Data
────────────────────

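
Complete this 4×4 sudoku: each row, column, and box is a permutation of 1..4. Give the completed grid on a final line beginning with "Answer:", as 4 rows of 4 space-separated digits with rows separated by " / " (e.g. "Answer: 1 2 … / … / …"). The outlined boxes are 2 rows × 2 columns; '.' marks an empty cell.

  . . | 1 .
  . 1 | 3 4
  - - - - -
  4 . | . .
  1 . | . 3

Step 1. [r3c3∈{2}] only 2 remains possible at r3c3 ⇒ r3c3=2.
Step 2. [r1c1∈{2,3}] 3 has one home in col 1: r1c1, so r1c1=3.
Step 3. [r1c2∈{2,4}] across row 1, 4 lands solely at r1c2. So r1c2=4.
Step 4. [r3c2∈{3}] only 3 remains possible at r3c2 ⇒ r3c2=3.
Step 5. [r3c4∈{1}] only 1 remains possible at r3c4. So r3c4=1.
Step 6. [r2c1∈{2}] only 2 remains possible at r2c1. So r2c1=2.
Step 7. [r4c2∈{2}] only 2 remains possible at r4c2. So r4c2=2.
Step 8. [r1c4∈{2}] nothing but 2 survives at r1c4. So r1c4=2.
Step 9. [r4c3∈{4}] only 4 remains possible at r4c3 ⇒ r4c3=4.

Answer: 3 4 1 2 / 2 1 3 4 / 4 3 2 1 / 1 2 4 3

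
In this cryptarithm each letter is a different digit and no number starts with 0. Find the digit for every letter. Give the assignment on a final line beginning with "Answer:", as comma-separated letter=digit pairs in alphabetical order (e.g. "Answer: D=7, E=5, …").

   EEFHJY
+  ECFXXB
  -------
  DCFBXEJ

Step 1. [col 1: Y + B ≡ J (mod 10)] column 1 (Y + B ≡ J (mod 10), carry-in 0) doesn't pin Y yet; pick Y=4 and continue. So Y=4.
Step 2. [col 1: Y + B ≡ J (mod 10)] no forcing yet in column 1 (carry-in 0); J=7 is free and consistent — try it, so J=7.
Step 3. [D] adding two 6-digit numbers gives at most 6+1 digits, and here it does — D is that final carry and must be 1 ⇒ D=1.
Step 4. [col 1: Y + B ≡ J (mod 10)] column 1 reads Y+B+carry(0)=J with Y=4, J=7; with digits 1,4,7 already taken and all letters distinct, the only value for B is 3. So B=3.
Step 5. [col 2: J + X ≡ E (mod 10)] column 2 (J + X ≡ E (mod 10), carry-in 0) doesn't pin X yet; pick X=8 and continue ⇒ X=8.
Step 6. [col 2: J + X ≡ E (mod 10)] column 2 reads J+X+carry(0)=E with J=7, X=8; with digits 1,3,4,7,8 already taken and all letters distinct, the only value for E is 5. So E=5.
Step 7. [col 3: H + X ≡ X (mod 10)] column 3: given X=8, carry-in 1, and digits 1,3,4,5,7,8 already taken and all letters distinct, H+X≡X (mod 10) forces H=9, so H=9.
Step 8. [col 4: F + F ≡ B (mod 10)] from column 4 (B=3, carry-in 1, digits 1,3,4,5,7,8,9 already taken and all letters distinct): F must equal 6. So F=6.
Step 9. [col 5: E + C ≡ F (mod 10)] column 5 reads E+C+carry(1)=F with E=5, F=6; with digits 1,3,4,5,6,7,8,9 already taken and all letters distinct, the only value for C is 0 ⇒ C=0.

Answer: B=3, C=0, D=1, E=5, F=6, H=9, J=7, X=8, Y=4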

────────────────────

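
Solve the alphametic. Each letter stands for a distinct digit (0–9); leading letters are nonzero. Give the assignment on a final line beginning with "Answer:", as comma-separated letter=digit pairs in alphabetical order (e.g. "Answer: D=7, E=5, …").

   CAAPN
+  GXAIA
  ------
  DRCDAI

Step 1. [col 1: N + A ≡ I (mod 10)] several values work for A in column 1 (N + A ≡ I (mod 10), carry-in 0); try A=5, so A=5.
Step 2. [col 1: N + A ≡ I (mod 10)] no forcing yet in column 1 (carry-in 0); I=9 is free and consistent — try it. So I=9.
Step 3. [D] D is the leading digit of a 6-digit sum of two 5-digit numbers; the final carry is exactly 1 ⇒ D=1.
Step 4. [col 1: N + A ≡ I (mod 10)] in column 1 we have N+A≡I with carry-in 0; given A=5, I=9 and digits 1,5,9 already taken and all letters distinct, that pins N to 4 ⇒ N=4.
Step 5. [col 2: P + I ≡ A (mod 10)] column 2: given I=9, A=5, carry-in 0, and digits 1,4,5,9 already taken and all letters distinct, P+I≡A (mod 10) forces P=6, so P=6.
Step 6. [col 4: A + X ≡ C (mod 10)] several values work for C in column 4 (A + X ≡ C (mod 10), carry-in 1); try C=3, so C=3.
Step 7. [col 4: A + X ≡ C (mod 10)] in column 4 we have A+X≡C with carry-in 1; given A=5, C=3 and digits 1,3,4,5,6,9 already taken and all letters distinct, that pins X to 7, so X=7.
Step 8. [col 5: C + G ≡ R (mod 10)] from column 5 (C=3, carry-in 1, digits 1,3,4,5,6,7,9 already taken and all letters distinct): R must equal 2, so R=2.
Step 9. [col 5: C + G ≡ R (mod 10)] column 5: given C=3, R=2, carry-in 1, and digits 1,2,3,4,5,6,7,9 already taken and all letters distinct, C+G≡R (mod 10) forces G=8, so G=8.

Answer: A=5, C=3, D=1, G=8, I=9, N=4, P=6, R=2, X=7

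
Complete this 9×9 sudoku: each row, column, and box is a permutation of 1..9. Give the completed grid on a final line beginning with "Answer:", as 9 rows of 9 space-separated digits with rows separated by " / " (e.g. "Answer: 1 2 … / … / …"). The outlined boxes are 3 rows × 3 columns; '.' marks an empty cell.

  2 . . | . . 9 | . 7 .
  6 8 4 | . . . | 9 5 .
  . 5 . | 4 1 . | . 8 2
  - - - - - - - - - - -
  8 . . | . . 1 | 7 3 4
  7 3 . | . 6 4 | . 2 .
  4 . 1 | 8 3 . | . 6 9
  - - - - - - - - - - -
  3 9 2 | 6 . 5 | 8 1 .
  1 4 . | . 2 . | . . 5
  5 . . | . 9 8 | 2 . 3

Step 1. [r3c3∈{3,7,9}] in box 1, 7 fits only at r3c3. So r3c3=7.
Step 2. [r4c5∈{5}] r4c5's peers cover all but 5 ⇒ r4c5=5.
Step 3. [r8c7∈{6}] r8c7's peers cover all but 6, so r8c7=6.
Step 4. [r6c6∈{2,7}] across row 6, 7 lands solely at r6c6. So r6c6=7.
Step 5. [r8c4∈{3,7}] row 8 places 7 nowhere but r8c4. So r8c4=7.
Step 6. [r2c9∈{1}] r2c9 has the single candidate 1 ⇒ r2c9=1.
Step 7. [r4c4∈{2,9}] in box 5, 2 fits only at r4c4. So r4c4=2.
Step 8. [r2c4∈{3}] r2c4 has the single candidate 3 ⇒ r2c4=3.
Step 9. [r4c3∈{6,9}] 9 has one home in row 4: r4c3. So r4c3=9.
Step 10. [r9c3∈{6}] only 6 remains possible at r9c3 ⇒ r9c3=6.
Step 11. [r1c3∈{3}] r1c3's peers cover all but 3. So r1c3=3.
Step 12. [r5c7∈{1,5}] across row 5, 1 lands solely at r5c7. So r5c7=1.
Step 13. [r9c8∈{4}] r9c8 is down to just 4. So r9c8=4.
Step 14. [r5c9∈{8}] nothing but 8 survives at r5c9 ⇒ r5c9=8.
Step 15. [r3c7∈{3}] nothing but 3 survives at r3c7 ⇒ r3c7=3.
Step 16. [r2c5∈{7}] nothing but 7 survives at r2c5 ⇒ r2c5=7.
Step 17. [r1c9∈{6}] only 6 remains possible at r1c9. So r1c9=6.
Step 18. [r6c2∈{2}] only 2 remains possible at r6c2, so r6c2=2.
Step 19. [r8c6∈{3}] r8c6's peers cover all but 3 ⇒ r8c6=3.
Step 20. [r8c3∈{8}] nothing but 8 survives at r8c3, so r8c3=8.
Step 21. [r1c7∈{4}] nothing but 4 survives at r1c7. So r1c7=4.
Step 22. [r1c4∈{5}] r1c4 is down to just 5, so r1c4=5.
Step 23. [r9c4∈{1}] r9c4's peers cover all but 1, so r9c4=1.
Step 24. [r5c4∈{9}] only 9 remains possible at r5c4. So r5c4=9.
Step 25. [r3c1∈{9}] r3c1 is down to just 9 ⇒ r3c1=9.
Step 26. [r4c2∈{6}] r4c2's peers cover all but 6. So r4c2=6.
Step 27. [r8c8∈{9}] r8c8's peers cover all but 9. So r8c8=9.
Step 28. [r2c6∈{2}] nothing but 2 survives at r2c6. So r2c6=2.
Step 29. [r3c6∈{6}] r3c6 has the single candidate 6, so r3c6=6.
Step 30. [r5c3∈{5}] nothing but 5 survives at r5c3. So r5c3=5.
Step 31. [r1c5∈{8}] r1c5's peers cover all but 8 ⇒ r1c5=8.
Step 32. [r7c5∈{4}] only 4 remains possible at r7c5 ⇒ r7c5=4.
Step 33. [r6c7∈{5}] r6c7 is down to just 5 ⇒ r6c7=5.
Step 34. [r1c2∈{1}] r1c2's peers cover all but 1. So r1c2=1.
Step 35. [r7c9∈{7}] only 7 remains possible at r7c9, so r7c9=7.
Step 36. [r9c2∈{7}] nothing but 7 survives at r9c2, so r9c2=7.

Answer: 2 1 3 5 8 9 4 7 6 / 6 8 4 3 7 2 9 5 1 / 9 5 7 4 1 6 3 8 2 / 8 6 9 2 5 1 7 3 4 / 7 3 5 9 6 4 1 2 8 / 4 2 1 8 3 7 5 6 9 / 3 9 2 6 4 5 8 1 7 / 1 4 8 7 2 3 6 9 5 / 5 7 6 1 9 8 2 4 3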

────────────────────

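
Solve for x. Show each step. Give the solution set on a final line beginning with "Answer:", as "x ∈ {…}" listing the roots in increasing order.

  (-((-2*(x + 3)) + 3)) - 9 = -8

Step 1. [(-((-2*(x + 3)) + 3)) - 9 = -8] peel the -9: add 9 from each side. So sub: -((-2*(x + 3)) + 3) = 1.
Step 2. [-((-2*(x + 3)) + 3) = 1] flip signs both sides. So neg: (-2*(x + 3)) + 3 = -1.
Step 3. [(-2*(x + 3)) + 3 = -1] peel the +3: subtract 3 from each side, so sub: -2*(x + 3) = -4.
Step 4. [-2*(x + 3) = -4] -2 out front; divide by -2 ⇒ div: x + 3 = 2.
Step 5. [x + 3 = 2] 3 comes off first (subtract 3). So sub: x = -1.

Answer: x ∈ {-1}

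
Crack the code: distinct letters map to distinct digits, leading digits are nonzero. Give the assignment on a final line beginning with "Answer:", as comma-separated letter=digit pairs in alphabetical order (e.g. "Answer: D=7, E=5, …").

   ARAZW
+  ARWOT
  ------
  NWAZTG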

────────────────────

Task description
For the string "Solve", go through the entries above and copy each line where it occurs.

Task solution
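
Solve the alphametic. Each letter stands for a distinct digit (0–9); leading letters are nonzero. Give the assignment on a final line beginning with "Answer:", as comma-separated letter=digit pairs in alphabetical order (e.g. "Answer: D=7, E=5, …").
Solve for x. Show each step. Give the solution set on a final line beginning with "Answer:", as "x ∈ {…}" listing the roots in increasing order.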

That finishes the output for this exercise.